# Task instructions:
Please give back word for word the lines of the material below between the line containing "Here's a word puzzle. Extract" and the line containing "Puzzle: What is", inclusive.

(Given records)

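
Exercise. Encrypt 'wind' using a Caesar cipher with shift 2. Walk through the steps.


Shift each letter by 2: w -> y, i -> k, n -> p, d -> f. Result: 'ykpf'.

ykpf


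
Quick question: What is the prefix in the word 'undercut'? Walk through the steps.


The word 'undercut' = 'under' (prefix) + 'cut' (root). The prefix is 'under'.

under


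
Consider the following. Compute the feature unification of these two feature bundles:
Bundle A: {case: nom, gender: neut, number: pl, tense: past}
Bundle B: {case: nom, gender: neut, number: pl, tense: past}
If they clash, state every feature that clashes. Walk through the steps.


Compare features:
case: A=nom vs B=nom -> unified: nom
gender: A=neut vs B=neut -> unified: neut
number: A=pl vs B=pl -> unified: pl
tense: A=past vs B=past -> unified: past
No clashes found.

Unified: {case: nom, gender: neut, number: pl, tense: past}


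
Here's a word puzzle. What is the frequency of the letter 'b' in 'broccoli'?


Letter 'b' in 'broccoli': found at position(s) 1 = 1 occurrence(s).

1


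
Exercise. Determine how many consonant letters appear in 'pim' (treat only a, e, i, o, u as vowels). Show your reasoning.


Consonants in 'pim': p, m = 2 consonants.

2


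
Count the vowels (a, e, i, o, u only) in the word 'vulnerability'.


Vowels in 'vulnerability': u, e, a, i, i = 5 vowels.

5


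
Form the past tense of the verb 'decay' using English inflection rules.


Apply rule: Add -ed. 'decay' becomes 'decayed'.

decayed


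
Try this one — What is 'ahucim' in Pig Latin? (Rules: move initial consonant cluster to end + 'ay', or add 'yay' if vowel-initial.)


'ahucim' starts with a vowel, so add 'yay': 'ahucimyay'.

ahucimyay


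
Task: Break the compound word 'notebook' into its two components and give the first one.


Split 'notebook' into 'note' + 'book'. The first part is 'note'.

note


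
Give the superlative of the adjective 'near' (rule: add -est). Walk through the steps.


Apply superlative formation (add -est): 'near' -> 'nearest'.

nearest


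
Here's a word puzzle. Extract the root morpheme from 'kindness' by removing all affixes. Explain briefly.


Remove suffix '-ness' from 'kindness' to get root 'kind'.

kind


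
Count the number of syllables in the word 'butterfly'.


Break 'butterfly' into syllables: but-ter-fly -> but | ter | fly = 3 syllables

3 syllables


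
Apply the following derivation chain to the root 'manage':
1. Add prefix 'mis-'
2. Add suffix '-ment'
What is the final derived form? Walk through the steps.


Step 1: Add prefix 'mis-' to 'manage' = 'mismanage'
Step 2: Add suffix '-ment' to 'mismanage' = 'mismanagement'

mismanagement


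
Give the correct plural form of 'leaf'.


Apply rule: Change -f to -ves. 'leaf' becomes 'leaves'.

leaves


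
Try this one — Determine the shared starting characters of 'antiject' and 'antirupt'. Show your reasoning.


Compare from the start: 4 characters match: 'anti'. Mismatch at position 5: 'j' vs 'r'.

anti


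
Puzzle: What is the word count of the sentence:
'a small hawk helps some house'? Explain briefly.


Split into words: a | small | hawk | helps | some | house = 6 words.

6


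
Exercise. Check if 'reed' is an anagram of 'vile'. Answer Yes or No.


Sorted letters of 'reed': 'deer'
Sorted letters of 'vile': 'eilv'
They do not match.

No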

(End Given records)
(Given records)

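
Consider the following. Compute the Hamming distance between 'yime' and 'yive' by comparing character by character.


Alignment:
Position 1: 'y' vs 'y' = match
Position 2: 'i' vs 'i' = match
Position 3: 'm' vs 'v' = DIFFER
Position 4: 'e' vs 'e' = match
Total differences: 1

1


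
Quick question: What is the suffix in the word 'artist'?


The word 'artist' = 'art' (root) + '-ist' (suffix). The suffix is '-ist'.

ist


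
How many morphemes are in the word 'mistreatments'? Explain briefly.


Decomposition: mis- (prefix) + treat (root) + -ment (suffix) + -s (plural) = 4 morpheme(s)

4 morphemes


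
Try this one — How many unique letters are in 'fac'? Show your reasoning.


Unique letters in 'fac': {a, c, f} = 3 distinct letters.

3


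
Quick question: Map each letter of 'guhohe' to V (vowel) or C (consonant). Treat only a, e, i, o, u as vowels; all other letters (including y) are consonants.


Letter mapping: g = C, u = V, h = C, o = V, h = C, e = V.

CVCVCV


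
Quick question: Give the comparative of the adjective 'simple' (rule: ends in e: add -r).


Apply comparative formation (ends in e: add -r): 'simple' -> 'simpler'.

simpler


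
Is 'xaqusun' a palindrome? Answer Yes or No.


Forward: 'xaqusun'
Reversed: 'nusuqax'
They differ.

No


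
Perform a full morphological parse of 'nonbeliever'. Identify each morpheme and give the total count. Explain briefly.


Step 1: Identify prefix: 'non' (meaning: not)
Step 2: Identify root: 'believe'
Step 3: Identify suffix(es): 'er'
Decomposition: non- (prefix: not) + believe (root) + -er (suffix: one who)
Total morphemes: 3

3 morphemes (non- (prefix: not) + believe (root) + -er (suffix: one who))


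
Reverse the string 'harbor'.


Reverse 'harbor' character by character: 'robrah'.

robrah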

(End Given records)

# Completed task:
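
Here's a word puzzle. Extract the root morpheme from 'kindness' by removing all affixes. Explain briefly.


Remove suffix '-ness' from 'kindness' to get root 'kind'.

kind


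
Count the number of syllables in the word 'butterfly'.


Break 'butterfly' into syllables: but-ter-fly -> but | ter | fly = 3 syllables

3 syllables


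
Apply the following derivation chain to the root 'manage':
1. Add prefix 'mis-'
2. Add suffix '-ment'
What is the final derived form? Walk through the steps.


Step 1: Add prefix 'mis-' to 'manage' = 'mismanage'
Step 2: Add suffix '-ment' to 'mismanage' = 'mismanagement'

mismanagement


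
Give the correct plural form of 'leaf'.


Apply rule: Change -f to -ves. 'leaf' becomes 'leaves'.

leaves


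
Try this one — Determine the shared starting characters of 'antiject' and 'antirupt'. Show your reasoning.


Compare from the start: 4 characters match: 'anti'. Mismatch at position 5: 'j' vs 'r'.

anti


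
Puzzle: What is the word count of the sentence: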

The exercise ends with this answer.